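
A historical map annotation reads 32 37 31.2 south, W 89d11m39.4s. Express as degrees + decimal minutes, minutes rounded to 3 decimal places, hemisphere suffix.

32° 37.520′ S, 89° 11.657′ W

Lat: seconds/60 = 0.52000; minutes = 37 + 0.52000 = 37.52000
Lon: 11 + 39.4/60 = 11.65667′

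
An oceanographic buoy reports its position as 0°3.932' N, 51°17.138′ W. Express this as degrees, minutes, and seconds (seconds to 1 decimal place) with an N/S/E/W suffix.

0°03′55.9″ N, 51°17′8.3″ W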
*-*-*
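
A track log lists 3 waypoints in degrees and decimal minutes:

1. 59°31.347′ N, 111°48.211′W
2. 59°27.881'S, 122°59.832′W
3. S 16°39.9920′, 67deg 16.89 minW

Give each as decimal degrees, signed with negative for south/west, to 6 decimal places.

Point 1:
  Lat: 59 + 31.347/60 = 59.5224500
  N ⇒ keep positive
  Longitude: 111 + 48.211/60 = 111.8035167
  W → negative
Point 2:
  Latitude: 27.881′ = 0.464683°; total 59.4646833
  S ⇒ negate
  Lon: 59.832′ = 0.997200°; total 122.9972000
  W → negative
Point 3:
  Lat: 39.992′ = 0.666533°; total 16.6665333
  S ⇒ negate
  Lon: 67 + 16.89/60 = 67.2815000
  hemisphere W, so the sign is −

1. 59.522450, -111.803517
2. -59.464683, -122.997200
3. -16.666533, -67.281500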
*-*-*
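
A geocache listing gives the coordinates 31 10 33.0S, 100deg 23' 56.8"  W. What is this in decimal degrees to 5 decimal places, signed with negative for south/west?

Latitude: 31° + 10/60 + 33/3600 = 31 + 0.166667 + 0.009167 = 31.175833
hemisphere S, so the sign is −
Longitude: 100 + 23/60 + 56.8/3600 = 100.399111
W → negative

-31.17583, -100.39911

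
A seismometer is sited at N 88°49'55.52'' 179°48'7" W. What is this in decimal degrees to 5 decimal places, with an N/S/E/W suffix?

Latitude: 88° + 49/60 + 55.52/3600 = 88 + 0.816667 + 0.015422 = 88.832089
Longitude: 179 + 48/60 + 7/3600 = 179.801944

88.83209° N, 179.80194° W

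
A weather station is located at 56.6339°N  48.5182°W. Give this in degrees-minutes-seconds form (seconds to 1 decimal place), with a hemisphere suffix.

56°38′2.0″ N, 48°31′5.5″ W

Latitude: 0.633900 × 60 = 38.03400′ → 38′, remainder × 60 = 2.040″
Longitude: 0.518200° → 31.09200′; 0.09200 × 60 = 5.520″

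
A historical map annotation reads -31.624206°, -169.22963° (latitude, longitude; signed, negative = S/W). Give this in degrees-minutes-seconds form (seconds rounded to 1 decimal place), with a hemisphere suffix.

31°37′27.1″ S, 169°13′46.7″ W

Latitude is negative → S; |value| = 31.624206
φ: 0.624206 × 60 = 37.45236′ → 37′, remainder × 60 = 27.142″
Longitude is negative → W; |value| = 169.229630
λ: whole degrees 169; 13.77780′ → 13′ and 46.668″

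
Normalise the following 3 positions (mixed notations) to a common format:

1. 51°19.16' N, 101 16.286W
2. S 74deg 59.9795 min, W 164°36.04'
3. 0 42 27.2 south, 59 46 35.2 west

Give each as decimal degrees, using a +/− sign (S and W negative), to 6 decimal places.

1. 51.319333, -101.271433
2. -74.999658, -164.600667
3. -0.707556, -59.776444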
*-*-*
### Goal of the exercise
Copy, exactly and only, the lines above that begin with the one containing "1. 59°31.347′ N, 111°48.211′W" and finish with the one containing "3. S 16°39.9920′, 67deg 16.89 minW".

### Exercise solution
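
1. 59°31.347′ N, 111°48.211′W
2. 59°27.881'S, 122°59.832′W
3. S 16°39.9920′, 67deg 16.89 minW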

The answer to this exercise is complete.